Exercise –
Give the line with "MPa. Round to 3 significant figures." again, along with every line below it to the end of the records, word for word.

((

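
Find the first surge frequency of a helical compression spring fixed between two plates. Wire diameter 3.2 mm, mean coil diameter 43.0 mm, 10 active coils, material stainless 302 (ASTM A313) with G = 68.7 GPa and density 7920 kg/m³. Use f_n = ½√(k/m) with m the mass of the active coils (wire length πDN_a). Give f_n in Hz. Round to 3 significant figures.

k = Gd⁴/(8D³N_a) = (68.7×10³)(3.2⁴)/(8·43.0³·10) = 1.1326 N/mm = 1132.6 N/m
Wire length L = πDN_a = π·43.0·10 = 1350.9 mm
m = ρ·(πd²/4)·L = 7920 × 8.0425×10⁻⁶ m² × 1.3509 m = 0.086047 kg
f_n = ½√(k/m) = 0.5·√(1132.6/0.086047) = 0.5·√(13162) = 57.363 Hz

57.4 Hz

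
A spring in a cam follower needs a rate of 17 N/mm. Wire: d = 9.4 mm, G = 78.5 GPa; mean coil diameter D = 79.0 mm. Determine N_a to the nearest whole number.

N_a = Gd⁴/(8D³k) = (78.5×10³ × 9.4⁴)/(8 × 79.0³ × 17)
    = 6.12888e+08 / 6.70533e+07 = 9.14 → 9 coils

9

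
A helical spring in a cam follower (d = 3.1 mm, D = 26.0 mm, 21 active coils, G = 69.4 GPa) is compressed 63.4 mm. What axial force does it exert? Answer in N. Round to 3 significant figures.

k = Gd⁴/(8D³N_a) = (69.4×10³)(3.1⁴)/(8·26.0³·21) = 2.1706 N/mm
F = k·δ = 2.1706 × 63.4 = 137.62 N

138 N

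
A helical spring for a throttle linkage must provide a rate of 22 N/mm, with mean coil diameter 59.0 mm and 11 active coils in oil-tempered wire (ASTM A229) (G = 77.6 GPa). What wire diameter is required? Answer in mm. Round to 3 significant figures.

8.46 mm

d = (8D³N_a·k / G)^(1/4) = (8·59.0³·11·22 / (77.6×10³))^0.25
  = (5123.9)^0.25 = 8.4606 mm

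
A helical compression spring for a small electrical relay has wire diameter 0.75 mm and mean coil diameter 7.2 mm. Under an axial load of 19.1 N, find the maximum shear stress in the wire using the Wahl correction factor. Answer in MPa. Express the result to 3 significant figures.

956 MPa

Spring index C = D/d = 7.2/0.75 = 9.6000
K_W = (4C−1)/(4C−4) + 0.615/C = 37.400/34.400 + 0.0641 = 1.1513
τ₀ = 8FD/(πd³) = 8·19.1·7.2/(π·0.75³) = 1100.16/1.3254 = 830.08 MPa
τ_max = K·τ₀ = 1.1513 × 830.08 = 955.65 MPa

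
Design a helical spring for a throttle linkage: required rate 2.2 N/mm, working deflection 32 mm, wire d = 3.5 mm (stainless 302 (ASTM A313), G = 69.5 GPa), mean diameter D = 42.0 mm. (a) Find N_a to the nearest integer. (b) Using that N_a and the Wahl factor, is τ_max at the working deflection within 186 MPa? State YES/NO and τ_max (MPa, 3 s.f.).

(a) 8 coils; (b) NO, τ_max = 197 MPa

N_a = Gd⁴/(8D³k) = (69.5×10³)(3.5⁴)/(8·42.0³·2.2) = 7.998 → N_a = 8
Actual rate k = Gd⁴/(8D³·8) = 2.1995 N/mm
Working load F = kδ = 2.1995·32 = 70.385 N
C = 42.0/3.5 = 12.0000; K_W = (4C−1)/(4C−4)+0.615/C = 1.1194
τ_max = K_W·8FD/(πd³) = 1.1194·175.58 = 196.55 MPa
τ_max > 186 MPa → exceeds allowable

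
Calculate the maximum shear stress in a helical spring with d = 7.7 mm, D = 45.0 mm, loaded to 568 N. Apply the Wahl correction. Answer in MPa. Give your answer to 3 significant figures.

180 MPa

Spring index C = D/d = 45.0/7.7 = 5.8442
K_W = (4C−1)/(4C−4) + 0.615/C = 22.377/19.377 + 0.1052 = 1.2601
τ₀ = 8FD/(πd³) = 8·568·45.0/(π·7.7³) = 204480/1434.2 = 142.57 MPa
τ_max = K·τ₀ = 1.2601 × 142.57 = 179.65 MPa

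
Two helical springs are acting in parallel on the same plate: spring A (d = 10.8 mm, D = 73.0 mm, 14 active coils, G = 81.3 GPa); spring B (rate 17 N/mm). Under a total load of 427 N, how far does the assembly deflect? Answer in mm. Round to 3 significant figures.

10.1 mm

k_A = Gd⁴/(8D³N_a) = (81.3×10³)(10.8⁴)/(8·73.0³·14) = 25.386 N/mm
Parallel: k_eq = 25.386 + 17 = 42.386 N/mm
δ = F/k_eq = 427/42.386 = 10.074 mm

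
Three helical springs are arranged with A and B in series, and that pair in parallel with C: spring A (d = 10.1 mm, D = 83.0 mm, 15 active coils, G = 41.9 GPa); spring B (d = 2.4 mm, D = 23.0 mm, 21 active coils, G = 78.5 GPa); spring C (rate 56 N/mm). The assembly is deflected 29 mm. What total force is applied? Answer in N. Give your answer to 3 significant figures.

k_A = Gd⁴/(8D³N_a) = (41.9×10³)(10.1⁴)/(8·83.0³·15) = 6.3545 N/mm
k_B = Gd⁴/(8D³N_a) = (78.5×10³)(2.4⁴)/(8·23.0³·21) = 1.2742 N/mm
Springs A,B series: k_AB = 1/(1/6.3545+1/1.2742) = 1.0613 N/mm; parallel with C: k_eq = 1.0613+56 = 57.061 N/mm
F = k_eq·δ = 57.061·29 = 1654.8 N

1650 N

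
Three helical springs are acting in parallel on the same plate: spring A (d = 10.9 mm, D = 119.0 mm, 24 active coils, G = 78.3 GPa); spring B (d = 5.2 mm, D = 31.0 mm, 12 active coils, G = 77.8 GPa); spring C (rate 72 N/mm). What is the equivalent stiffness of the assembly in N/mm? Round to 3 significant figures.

k_A = Gd⁴/(8D³N_a) = (78.3×10³)(10.9⁴)/(8·119.0³·24) = 3.4161 N/mm
k_B = Gd⁴/(8D³N_a) = (77.8×10³)(5.2⁴)/(8·31.0³·12) = 19.89 N/mm
Parallel: k_eq = 3.4161 + 19.89 + 72 = 95.306 N/mm

95.3 N/mm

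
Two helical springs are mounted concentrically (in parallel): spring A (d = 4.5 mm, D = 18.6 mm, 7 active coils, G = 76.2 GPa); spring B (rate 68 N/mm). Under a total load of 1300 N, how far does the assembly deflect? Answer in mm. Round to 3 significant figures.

k_A = Gd⁴/(8D³N_a) = (76.2×10³)(4.5⁴)/(8·18.6³·7) = 86.712 N/mm
Parallel: k_eq = 86.712 + 68 = 154.71 N/mm
δ = F/k_eq = 1300/154.71 = 8.4027 mm

8.40 mm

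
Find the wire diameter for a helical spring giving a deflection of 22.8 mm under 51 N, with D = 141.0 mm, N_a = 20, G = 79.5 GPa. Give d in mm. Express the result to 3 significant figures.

Required rate k = F/δ = 51/22.8 = 2.2368 N/mm
d = (8D³N_a·k / G)^(1/4) = (8·141.0³·20·2.2368 / (79.5×10³))^0.25
  = (12620)^0.25 = 10.5989 mm

10.6 mm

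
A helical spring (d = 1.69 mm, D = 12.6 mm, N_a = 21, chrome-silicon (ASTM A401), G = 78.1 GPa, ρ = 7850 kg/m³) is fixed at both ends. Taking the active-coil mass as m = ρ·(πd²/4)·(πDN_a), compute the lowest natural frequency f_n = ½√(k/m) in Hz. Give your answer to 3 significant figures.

k = Gd⁴/(8D³N_a) = (78.1×10³)(1.69⁴)/(8·12.6³·21) = 1.8957 N/mm = 1895.7 N/m
Wire length L = πDN_a = π·12.6·21 = 831.27 mm
m = ρ·(πd²/4)·L = 7850 × 2.2432×10⁻⁶ m² × 0.83127 m = 0.014638 kg
f_n = ½√(k/m) = 0.5·√(1895.7/0.014638) = 0.5·√(1.2951e+05) = 179.94 Hz

180 Hz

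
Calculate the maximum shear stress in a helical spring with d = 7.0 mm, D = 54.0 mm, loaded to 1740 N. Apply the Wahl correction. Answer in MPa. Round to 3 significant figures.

831 MPa

Spring index C = D/d = 54.0/7.0 = 7.7143
K_W = (4C−1)/(4C−4) + 0.615/C = 29.857/26.857 + 0.0797 = 1.1914
τ₀ = 8FD/(πd³) = 8·1740·54.0/(π·7.0³) = 751680/1077.6 = 697.57 MPa
τ_max = K·τ₀ = 1.1914 × 697.57 = 831.1 MPa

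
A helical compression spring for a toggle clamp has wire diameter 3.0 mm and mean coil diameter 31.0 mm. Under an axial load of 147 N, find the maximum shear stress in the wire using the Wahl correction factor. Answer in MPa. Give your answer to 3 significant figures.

490 MPa

Spring index C = D/d = 31.0/3.0 = 10.3333
K_W = (4C−1)/(4C−4) + 0.615/C = 40.333/37.333 + 0.0595 = 1.1399
τ₀ = 8FD/(πd³) = 8·147·31.0/(π·3.0³) = 36456/84.823 = 429.79 MPa
τ_max = K·τ₀ = 1.1399 × 429.79 = 489.91 MPa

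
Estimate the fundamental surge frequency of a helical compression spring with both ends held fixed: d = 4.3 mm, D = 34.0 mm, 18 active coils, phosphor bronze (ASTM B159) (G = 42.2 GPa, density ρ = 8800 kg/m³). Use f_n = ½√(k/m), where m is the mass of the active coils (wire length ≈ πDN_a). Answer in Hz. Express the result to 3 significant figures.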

))

Written response –
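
Calculate the maximum shear stress in a helical spring with d = 7.0 mm, D = 54.0 mm, loaded to 1740 N. Apply the Wahl correction. Answer in MPa. Round to 3 significant figures.

831 MPa

Spring index C = D/d = 54.0/7.0 = 7.7143
K_W = (4C−1)/(4C−4) + 0.615/C = 29.857/26.857 + 0.0797 = 1.1914
τ₀ = 8FD/(πd³) = 8·1740·54.0/(π·7.0³) = 751680/1077.6 = 697.57 MPa
τ_max = K·τ₀ = 1.1914 × 697.57 = 831.1 MPa

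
A helical compression spring for a toggle clamp has wire diameter 3.0 mm and mean coil diameter 31.0 mm. Under an axial load of 147 N, find the maximum shear stress in the wire using the Wahl correction factor. Answer in MPa. Give your answer to 3 significant figures.

490 MPa

Spring index C = D/d = 31.0/3.0 = 10.3333
K_W = (4C−1)/(4C−4) + 0.615/C = 40.333/37.333 + 0.0595 = 1.1399
τ₀ = 8FD/(πd³) = 8·147·31.0/(π·3.0³) = 36456/84.823 = 429.79 MPa
τ_max = K·τ₀ = 1.1399 × 429.79 = 489.91 MPa

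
Estimate the fundamental surge frequency of a helical compression spring with both ends held fixed: d = 4.3 mm, D = 34.0 mm, 18 active coils, phosphor bronze (ASTM B159) (G = 42.2 GPa, density ρ = 8800 kg/m³). Use f_n = ½√(k/m), where m is the mass of the active coils (wire length ≈ πDN_a). Answer in Hz. Express the result to 3 significant figures.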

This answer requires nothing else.